* [What needs to be done]: Everything in the listing must be repeated word for word.

* [Data]:
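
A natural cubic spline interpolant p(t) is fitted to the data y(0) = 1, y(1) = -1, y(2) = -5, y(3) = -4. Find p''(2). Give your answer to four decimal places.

Let m_i = p''(x_i). Step sizes h_i = 1, 1, 1; slopes of the chords Δ_i = (y_(i+1) - y_i)/h_i = -2, -4, 1.
  1·m_0 + 4·m_1 + 1·m_2 = 6(Δ_1 - Δ_0) = -12
  1·m_1 + 4·m_2 + 1·m_3 = 6(Δ_2 - Δ_1) = 30
Natural end conditions: m_0 = m_3 = 0.
Solving the tridiagonal system: m_0 = 0, m_1 = -26/5, m_2 = 44/5, m_3 = 0.

8.8000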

* [Task response]:
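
A natural cubic spline interpolant p(t) is fitted to the data y(0) = 1, y(1) = -1, y(2) = -5, y(3) = -4. Find p''(2). Give your answer to four decimal places.

Let m_i = p''(x_i). Step sizes h_i = 1, 1, 1; slopes of the chords Δ_i = (y_(i+1) - y_i)/h_i = -2, -4, 1.
  1·m_0 + 4·m_1 + 1·m_2 = 6(Δ_1 - Δ_0) = -12
  1·m_1 + 4·m_2 + 1·m_3 = 6(Δ_2 - Δ_1) = 30
Natural end conditions: m_0 = m_3 = 0.
Solving the tridiagonal system: m_0 = 0, m_1 = -26/5, m_2 = 44/5, m_3 = 0.

8.8000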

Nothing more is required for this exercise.